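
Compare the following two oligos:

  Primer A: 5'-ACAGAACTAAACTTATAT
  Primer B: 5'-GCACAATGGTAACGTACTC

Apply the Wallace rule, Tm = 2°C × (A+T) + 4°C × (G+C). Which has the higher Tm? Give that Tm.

Primer A: A+T=14, G+C=4 → Tm = 2(14)+4(4) = 44°C
Primer B: A+T=10, G+C=9 → Tm = 2(10)+4(9) = 56°C
44°C vs 56°C → primer B is higher.

Primer B, 56°C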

--

* [Problem requirements]
Write the material out once more, exactly as it reads.

* [Result]
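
Compare the following two oligos:

  Primer A: 5'-ACAGAACTAAACTTATAT
  Primer B: 5'-GCACAATGGTAACGTACTC

Apply the Wallace rule, Tm = 2°C × (A+T) + 4°C × (G+C). Which has the higher Tm? Give that Tm.

Primer A: A+T=14, G+C=4 → Tm = 2(14)+4(4) = 44°C
Primer B: A+T=10, G+C=9 → Tm = 2(10)+4(9) = 56°C
44°C vs 56°C → primer B is higher.

Primer B, 56°C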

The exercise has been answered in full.